===== Data shown

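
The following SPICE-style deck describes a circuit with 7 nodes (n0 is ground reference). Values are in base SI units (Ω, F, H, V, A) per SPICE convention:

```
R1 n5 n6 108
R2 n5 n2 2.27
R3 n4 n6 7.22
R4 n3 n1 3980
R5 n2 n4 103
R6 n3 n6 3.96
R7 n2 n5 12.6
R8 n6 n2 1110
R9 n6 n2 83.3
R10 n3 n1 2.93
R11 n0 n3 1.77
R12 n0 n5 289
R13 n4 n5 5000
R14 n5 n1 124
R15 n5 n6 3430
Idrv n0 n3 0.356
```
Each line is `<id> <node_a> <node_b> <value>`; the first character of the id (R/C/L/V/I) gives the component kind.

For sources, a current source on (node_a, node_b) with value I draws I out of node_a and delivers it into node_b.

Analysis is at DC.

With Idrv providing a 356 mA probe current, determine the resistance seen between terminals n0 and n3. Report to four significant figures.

Element admittances at DC:
  Y(R1) = 0.009259 S between n5,n6
  Y(R2) = 0.4405 S between n5,n2
  Y(R3) = 0.1385 S between n4,n6
  Y(R4) = 0.0002513 S between n3,n1
  Y(R5) = 0.009709 S between n2,n4
  Y(R6) = 0.2525 S between n3,n6
  Y(R7) = 0.07937 S between n2,n5
  Y(R8) = 0.0009009 S between n6,n2
  Y(R9) = 0.01200 S between n6,n2
  Y(R10) = 0.3413 S between n3,n1
  Y(R11) = 0.5650 S between n0,n3
  Y(R12) = 0.003460 S between n0,n5
  Y(R13) = 0.0002000 S between n4,n5
  Y(R14) = 0.008065 S between n5,n1
  Y(R15) = 0.0002915 S between n5,n6
  Idrv: injects 0.356 A into n3 (from n0)
Assemble and solve the 6×6 MNA system:
  V(n1)=0.6253  V(n2)=0.5728  V(n3)=0.6266  V(n4)=0.6174  V(n5)=0.5707  V(n6)=0.6205

R_eq = 1.760 Ω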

==========

(Problem to work on) Output all of the records, keeping every word exact.

(Solution for this exercise)
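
The following SPICE-style deck describes a circuit with 7 nodes (n0 is ground reference). Values are in base SI units (Ω, F, H, V, A) per SPICE convention:

```
R1 n5 n6 108
R2 n5 n2 2.27
R3 n4 n6 7.22
R4 n3 n1 3980
R5 n2 n4 103
R6 n3 n6 3.96
R7 n2 n5 12.6
R8 n6 n2 1110
R9 n6 n2 83.3
R10 n3 n1 2.93
R11 n0 n3 1.77
R12 n0 n5 289
R13 n4 n5 5000
R14 n5 n1 124
R15 n5 n6 3430
Idrv n0 n3 0.356
```
Each line is `<id> <node_a> <node_b> <value>`; the first character of the id (R/C/L/V/I) gives the component kind.

For sources, a current source on (node_a, node_b) with value I draws I out of node_a and delivers it into node_b.

Analysis is at DC.

With Idrv providing a 356 mA probe current, determine the resistance seen between terminals n0 and n3. Report to four significant figures.

Element admittances at DC:
  Y(R1) = 0.009259 S between n5,n6
  Y(R2) = 0.4405 S between n5,n2
  Y(R3) = 0.1385 S between n4,n6
  Y(R4) = 0.0002513 S between n3,n1
  Y(R5) = 0.009709 S between n2,n4
  Y(R6) = 0.2525 S between n3,n6
  Y(R7) = 0.07937 S between n2,n5
  Y(R8) = 0.0009009 S between n6,n2
  Y(R9) = 0.01200 S between n6,n2
  Y(R10) = 0.3413 S between n3,n1
  Y(R11) = 0.5650 S between n0,n3
  Y(R12) = 0.003460 S between n0,n5
  Y(R13) = 0.0002000 S between n4,n5
  Y(R14) = 0.008065 S between n5,n1
  Y(R15) = 0.0002915 S between n5,n6
  Idrv: injects 0.356 A into n3 (from n0)
Assemble and solve the 6×6 MNA system:
  V(n1)=0.6253  V(n2)=0.5728  V(n3)=0.6266  V(n4)=0.6174  V(n5)=0.5707  V(n6)=0.6205

R_eq = 1.760 Ω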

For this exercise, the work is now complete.